How to complete this task
Below are entries; copy exactly the lines from the one with "A scene from a 2D" through the one with "a place Chidinma", both included, and leave out the rest.

Supplied data
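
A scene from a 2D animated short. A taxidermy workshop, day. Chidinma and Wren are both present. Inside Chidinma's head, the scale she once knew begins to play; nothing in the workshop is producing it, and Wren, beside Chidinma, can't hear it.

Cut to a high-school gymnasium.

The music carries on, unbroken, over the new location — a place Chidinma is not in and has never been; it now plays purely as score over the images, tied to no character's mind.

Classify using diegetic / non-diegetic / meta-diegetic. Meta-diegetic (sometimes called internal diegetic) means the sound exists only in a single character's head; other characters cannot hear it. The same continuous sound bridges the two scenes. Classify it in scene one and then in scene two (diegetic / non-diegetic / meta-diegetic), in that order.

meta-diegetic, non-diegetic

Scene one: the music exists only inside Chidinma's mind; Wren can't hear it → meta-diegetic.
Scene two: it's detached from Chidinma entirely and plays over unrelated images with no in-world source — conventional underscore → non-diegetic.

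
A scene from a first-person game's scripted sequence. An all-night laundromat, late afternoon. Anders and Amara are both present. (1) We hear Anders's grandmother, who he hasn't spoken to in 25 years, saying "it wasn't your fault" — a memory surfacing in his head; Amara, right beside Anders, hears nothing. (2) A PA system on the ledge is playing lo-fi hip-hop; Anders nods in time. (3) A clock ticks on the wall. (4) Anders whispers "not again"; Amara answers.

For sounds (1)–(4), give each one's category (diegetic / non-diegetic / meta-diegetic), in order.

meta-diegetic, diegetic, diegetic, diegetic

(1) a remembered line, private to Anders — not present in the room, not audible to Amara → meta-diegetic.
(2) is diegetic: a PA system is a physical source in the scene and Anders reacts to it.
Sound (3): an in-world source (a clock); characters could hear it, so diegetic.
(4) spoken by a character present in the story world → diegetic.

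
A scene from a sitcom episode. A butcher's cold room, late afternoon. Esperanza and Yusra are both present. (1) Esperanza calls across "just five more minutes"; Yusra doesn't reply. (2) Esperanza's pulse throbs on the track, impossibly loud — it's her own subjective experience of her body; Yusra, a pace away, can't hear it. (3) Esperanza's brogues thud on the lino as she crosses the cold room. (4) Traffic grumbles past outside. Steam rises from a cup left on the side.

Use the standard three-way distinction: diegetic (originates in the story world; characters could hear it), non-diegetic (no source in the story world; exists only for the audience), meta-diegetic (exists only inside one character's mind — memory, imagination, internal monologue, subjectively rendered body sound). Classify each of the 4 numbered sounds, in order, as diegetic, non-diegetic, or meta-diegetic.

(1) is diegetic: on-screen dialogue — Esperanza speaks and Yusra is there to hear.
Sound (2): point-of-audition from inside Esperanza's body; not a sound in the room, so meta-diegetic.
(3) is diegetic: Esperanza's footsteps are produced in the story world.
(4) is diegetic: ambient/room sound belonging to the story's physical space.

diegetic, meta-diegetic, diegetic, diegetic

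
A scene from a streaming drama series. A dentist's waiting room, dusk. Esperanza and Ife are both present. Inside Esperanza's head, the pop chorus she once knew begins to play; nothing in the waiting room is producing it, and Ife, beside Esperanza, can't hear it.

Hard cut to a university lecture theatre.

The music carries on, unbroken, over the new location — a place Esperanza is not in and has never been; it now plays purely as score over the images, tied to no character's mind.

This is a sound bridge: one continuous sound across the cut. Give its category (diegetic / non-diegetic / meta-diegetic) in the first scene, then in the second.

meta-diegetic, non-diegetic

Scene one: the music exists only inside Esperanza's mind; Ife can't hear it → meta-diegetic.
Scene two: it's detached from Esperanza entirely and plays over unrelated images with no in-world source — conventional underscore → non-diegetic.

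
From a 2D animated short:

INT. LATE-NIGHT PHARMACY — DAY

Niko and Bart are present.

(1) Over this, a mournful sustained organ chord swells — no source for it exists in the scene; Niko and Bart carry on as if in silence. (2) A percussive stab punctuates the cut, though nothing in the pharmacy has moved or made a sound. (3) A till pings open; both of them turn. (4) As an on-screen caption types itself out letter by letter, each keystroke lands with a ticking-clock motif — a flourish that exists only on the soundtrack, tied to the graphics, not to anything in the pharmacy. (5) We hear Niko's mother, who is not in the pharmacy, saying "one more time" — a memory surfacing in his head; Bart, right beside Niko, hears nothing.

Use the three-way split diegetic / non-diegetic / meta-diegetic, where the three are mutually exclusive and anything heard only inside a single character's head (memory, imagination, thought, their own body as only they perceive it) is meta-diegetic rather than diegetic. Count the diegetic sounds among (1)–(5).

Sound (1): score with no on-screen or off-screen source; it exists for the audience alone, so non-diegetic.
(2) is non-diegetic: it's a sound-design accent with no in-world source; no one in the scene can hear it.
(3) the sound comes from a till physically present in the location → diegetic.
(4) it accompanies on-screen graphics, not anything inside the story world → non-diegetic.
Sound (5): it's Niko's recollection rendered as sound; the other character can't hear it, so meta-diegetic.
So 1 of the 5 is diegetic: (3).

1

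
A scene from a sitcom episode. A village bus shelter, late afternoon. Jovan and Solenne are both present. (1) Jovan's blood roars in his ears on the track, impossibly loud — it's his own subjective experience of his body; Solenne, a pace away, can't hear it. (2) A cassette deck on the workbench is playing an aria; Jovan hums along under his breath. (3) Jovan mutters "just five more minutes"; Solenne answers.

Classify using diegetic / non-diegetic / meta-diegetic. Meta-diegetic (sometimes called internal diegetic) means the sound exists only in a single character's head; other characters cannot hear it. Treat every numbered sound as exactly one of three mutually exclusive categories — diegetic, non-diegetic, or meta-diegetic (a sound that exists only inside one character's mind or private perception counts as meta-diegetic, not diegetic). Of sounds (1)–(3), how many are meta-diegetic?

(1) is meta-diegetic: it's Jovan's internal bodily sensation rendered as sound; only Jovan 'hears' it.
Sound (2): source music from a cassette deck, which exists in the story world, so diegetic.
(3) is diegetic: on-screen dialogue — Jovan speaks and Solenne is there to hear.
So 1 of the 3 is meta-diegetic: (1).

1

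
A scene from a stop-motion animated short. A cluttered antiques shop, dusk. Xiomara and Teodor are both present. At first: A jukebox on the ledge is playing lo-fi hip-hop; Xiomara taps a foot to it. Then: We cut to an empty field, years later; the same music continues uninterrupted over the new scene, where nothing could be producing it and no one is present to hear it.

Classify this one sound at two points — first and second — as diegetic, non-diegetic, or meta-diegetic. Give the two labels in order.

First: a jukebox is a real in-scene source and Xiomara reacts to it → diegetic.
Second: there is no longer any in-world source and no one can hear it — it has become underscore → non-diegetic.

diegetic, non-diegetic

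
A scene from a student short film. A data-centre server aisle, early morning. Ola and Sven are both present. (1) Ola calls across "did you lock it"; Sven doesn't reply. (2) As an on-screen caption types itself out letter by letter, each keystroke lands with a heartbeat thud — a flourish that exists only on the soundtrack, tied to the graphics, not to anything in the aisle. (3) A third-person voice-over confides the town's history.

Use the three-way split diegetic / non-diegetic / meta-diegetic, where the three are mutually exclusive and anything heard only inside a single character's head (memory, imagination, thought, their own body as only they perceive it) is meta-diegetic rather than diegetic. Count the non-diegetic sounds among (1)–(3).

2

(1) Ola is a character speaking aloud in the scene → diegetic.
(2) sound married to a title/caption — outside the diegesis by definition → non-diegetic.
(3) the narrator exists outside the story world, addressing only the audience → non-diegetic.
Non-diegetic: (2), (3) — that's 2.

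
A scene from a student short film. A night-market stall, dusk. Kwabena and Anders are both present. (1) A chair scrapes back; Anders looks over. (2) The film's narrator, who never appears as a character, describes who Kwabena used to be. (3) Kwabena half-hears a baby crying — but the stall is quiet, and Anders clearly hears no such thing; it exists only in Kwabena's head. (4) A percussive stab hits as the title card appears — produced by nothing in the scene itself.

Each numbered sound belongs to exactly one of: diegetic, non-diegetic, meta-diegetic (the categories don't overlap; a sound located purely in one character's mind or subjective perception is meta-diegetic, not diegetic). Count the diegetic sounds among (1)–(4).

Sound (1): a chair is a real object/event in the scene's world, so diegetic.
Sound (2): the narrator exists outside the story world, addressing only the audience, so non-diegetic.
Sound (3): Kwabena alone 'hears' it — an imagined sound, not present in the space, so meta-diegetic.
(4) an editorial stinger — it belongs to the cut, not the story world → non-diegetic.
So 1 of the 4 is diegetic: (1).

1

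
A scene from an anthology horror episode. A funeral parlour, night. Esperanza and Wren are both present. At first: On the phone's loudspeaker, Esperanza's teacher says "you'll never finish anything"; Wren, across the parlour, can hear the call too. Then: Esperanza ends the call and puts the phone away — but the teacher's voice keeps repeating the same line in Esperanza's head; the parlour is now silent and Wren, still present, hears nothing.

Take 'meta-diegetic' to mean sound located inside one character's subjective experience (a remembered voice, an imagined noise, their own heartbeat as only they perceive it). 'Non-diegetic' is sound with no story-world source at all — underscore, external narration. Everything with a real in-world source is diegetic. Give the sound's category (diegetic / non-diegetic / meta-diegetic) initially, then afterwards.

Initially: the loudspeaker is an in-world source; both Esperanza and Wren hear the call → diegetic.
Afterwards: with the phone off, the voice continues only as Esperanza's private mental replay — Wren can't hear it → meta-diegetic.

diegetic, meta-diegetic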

==

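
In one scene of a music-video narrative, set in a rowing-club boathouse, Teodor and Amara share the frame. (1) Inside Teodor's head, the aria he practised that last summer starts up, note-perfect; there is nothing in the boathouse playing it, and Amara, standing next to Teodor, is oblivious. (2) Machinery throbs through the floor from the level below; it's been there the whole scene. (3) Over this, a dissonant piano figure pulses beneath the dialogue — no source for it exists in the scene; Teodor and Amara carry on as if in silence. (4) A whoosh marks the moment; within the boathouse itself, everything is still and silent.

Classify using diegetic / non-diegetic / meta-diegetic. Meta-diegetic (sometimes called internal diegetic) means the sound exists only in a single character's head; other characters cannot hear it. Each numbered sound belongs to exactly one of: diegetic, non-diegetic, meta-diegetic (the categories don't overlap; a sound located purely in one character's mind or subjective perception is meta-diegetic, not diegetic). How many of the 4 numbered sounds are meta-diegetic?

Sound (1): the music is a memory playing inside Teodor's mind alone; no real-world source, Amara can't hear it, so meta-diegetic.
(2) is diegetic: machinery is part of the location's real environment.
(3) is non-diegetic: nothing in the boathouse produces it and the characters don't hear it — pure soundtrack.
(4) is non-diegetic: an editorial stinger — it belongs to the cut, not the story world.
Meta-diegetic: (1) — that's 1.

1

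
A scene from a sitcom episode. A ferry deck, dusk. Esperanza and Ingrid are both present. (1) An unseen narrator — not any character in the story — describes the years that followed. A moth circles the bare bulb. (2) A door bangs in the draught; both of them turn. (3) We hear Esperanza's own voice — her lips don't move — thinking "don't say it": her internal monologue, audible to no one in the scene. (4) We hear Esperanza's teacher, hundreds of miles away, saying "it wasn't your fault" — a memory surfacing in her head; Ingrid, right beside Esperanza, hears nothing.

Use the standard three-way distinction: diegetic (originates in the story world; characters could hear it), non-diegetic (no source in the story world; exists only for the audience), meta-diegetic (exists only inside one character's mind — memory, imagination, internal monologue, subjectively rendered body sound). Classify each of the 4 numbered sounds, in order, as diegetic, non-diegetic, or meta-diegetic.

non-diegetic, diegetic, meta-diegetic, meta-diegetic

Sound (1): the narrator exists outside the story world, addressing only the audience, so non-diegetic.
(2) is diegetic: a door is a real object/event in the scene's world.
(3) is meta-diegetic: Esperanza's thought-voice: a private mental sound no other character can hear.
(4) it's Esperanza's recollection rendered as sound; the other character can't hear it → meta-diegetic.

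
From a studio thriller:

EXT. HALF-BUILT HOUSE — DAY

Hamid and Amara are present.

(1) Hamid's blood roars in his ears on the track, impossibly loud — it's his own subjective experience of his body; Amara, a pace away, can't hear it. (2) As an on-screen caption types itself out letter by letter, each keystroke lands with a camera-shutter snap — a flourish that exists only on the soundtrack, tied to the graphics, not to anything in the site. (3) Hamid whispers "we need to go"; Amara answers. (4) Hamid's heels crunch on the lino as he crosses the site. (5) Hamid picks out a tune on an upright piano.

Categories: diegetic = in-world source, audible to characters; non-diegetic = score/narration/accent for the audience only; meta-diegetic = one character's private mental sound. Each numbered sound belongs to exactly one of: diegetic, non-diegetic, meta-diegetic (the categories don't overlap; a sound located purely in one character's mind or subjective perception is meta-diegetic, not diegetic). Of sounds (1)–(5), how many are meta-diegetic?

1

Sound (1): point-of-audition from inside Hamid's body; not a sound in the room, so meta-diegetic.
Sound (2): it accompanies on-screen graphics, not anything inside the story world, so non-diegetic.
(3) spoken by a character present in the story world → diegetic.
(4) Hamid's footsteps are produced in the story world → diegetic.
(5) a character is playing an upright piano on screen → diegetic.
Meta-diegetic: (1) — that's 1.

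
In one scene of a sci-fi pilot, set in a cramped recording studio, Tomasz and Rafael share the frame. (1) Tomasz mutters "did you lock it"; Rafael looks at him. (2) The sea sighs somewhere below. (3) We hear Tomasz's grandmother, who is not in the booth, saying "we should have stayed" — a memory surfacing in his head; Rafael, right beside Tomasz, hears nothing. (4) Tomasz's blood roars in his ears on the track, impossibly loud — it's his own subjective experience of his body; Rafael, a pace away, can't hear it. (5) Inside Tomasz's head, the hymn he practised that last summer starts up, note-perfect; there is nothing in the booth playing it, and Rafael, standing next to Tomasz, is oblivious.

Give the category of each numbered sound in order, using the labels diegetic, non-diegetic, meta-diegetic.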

Expected answer
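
A scene from a 2D animated short. A taxidermy workshop, day. Chidinma and Wren are both present. Inside Chidinma's head, the scale she once knew begins to play; nothing in the workshop is producing it, and Wren, beside Chidinma, can't hear it.

Cut to a high-school gymnasium.

The music carries on, unbroken, over the new location — a place Chidinma is not in and has never been; it now plays purely as score over the images, tied to no character's mind.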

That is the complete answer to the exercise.